**TASK DETAILS**
The entries below contain a stretch that opens with the line containing "A subsea production control system uses" and closes with the line containing "topside master controller: λ"; set down that stretch exactly, both ends included, and nothing else.

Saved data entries

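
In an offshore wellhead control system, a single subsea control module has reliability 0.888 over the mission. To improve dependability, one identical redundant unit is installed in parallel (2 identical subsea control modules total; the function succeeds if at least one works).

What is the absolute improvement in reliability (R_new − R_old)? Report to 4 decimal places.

R_before = 0.888
R_after = 1 − (1 − 0.888)^2 = 0.9875
ΔR = 0.9875 − 0.888 = 0.0995

0.0995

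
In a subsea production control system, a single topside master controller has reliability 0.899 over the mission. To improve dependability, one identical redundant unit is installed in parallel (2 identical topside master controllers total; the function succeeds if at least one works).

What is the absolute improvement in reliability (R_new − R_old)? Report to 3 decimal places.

0.091

R_before = 0.899
R_after = 1 − (1 − 0.899)^2 = 0.990
ΔR = 0.990 − 0.899 = 0.091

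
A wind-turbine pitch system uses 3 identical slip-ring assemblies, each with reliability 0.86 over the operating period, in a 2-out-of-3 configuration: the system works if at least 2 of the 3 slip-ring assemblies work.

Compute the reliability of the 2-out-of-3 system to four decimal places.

R = Σ_{i=2}^{3} C(3,i) p^i (1−p)^{3−i} with p = 0.86
C(3,2)·0.86^2·0.14^1 = 0.310632
C(3,3)·0.86^3·0.14^0 = 0.636056
Sum = 0.9467

0.9467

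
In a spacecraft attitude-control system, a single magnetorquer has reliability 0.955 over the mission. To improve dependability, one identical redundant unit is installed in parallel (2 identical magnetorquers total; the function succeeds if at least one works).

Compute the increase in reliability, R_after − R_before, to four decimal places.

0.0430

R_before = 0.955
R_after = 1 − (1 − 0.955)^2 = 0.9980
ΔR = 0.9980 − 0.955 = 0.0430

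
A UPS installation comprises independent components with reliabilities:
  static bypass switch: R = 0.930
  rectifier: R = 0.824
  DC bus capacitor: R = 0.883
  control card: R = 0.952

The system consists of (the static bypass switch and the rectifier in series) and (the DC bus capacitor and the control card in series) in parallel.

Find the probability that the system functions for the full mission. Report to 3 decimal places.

0.963

Series (static bypass switch and rectifier): 0.93000 × 0.82400 = 0.76632
Series (DC bus capacitor and control card): 0.88300 × 0.95200 = 0.84062
Parallel ([0.76632] and [0.84062]): 1 − (1 − 0.76632)(1 − 0.84062) = 0.963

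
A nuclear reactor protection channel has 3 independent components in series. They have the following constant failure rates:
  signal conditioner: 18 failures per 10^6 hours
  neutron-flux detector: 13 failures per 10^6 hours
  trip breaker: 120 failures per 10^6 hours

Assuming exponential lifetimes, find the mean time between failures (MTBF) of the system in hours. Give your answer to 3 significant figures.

Series of exponential components: λ_sys = Σ λ_i
λ_sys = 0.000018 + 0.000013 + 0.00012 = 1.5100e-04 /h
MTBF = 1 / λ_sys = 6620 h

6620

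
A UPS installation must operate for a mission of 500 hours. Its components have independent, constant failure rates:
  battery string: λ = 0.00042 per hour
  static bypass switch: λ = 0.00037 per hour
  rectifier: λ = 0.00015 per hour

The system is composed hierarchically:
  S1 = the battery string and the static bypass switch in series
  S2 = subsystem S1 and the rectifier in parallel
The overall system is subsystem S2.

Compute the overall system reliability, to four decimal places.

0.9764

R(battery string) = exp(−0.00042 × 500) = 0.810584
R(static bypass switch) = exp(−0.00037 × 500) = 0.831104
R(rectifier) = exp(−0.00015 × 500) = 0.927743
Series (battery string and static bypass switch): 0.810584 × 0.831104 = 0.673680
Parallel ([0.673680] and rectifier): 1 − (1 − 0.673680)(1 − 0.927743) = 0.9764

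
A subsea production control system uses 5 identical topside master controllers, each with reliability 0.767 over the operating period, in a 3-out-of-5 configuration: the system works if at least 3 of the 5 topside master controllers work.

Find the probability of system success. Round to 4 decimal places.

R = Σ_{i=3}^{5} C(5,i) p^i (1−p)^{5−i} with p = 0.767
C(5,3)·0.767^3·0.233^2 = 0.244962
C(5,4)·0.767^4·0.233^1 = 0.403188
C(5,5)·0.767^5·0.233^0 = 0.265446
Sum = 0.9136

0.9136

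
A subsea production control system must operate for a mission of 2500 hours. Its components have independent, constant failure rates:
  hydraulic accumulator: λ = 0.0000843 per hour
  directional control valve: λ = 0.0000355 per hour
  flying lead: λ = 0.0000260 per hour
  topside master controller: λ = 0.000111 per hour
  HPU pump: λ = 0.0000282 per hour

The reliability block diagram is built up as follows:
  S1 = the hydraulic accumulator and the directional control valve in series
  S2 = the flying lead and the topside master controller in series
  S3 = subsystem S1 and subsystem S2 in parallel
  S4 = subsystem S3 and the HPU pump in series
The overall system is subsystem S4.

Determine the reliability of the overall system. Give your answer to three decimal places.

R(hydraulic accumulator) = exp(−0.0000843 × 2500) = 0.80998
R(directional control valve) = exp(−0.0000355 × 2500) = 0.91507
R(flying lead) = exp(−0.0000260 × 2500) = 0.93707
R(topside master controller) = exp(−0.000111 × 2500) = 0.75768
R(HPU pump) = exp(−0.0000282 × 2500) = 0.93193
Series (hydraulic accumulator and directional control valve): 0.80998 × 0.91507 = 0.74119
Series (flying lead and topside master controller): 0.93707 × 0.75768 = 0.71000
Parallel ([0.74119] and [0.71000]): 1 − (1 − 0.74119)(1 − 0.71000) = 0.92495
Series ([0.92495] and HPU pump): 0.92495 × 0.93193 = 0.862

0.862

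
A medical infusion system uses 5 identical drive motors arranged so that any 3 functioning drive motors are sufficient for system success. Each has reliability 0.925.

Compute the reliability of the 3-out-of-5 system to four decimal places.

R = Σ_{i=3}^{5} C(5,i) p^i (1−p)^{5−i} with p = 0.925
C(5,3)·0.925^3·0.075^2 = 0.044519
C(5,4)·0.925^4·0.075^1 = 0.274535
C(5,5)·0.925^5·0.075^0 = 0.677187
Sum = 0.9962

0.9962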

**ANSWER**
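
A subsea production control system uses 5 identical topside master controllers, each with reliability 0.767 over the operating period, in a 3-out-of-5 configuration: the system works if at least 3 of the 5 topside master controllers work.

Find the probability of system success. Round to 4 decimal places.

R = Σ_{i=3}^{5} C(5,i) p^i (1−p)^{5−i} with p = 0.767
C(5,3)·0.767^3·0.233^2 = 0.244962
C(5,4)·0.767^4·0.233^1 = 0.403188
C(5,5)·0.767^5·0.233^0 = 0.265446
Sum = 0.9136

0.9136

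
A subsea production control system must operate for a mission of 2500 hours. Its components have independent, constant failure rates:
  hydraulic accumulator: λ = 0.0000843 per hour
  directional control valve: λ = 0.0000355 per hour
  flying lead: λ = 0.0000260 per hour
  topside master controller: λ = 0.000111 per hour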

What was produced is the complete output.